### WORK INSTRUCTIONS
The response should be an exact repetition of all the entries.
● ● ● ● ● ● ●
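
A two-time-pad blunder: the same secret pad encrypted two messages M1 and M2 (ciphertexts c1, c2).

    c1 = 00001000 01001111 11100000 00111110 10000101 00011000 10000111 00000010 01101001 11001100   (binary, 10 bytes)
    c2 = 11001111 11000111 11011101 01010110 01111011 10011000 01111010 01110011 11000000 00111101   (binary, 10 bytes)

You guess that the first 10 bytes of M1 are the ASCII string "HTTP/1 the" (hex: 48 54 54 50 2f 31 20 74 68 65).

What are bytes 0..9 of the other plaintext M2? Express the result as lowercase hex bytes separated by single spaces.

First, c1 ⊕ c2 = (M1 ⊕ K) ⊕ (M2 ⊕ K) = M1 ⊕ M2, so the key drops out. Then M2 = (M1 ⊕ M2) ⊕ M1 over the first 10 bytes.
byte 0: (08 XOR cf) XOR 48 = c7 XOR 48 = 8f
byte 1: (4f XOR c7) XOR 54 = 88 XOR 54 = dc
byte 2: (e0 XOR dd) XOR 54 = 3d XOR 54 = 69
byte 3: (3e XOR 56) XOR 50 = 68 XOR 50 = 38
byte 4: (85 XOR 7b) XOR 2f = fe XOR 2f = d1
byte 5: (18 XOR 98) XOR 31 = 80 XOR 31 = b1
byte 6: (87 XOR 7a) XOR 20 = fd XOR 20 = dd
byte 7: (02 XOR 73) XOR 74 = 71 XOR 74 = 05
byte 8: (69 XOR c0) XOR 68 = a9 XOR 68 = c1
byte 9: (cc XOR 3d) XOR 65 = f1 XOR 65 = 94

8f dc 69 38 d1 b1 dd 05 c1 94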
● ● ● ● ● ● ●
### EXERCISE RESULT
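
A two-time-pad blunder: the same secret pad encrypted two messages M1 and M2 (ciphertexts c1, c2).

    c1 = 00001000 01001111 11100000 00111110 10000101 00011000 10000111 00000010 01101001 11001100   (binary, 10 bytes)
    c2 = 11001111 11000111 11011101 01010110 01111011 10011000 01111010 01110011 11000000 00111101   (binary, 10 bytes)

You guess that the first 10 bytes of M1 are the ASCII string "HTTP/1 the" (hex: 48 54 54 50 2f 31 20 74 68 65).

What are bytes 0..9 of the other plaintext M2? Express the result as lowercase hex bytes separated by single spaces.

First, c1 ⊕ c2 = (M1 ⊕ K) ⊕ (M2 ⊕ K) = M1 ⊕ M2, so the key drops out. Then M2 = (M1 ⊕ M2) ⊕ M1 over the first 10 bytes.
byte 0: (08 XOR cf) XOR 48 = c7 XOR 48 = 8f
byte 1: (4f XOR c7) XOR 54 = 88 XOR 54 = dc
byte 2: (e0 XOR dd) XOR 54 = 3d XOR 54 = 69
byte 3: (3e XOR 56) XOR 50 = 68 XOR 50 = 38
byte 4: (85 XOR 7b) XOR 2f = fe XOR 2f = d1
byte 5: (18 XOR 98) XOR 31 = 80 XOR 31 = b1
byte 6: (87 XOR 7a) XOR 20 = fd XOR 20 = dd
byte 7: (02 XOR 73) XOR 74 = 71 XOR 74 = 05
byte 8: (69 XOR c0) XOR 68 = a9 XOR 68 = c1
byte 9: (cc XOR 3d) XOR 65 = f1 XOR 65 = 94

8f dc 69 38 d1 b1 dd 05 c1 94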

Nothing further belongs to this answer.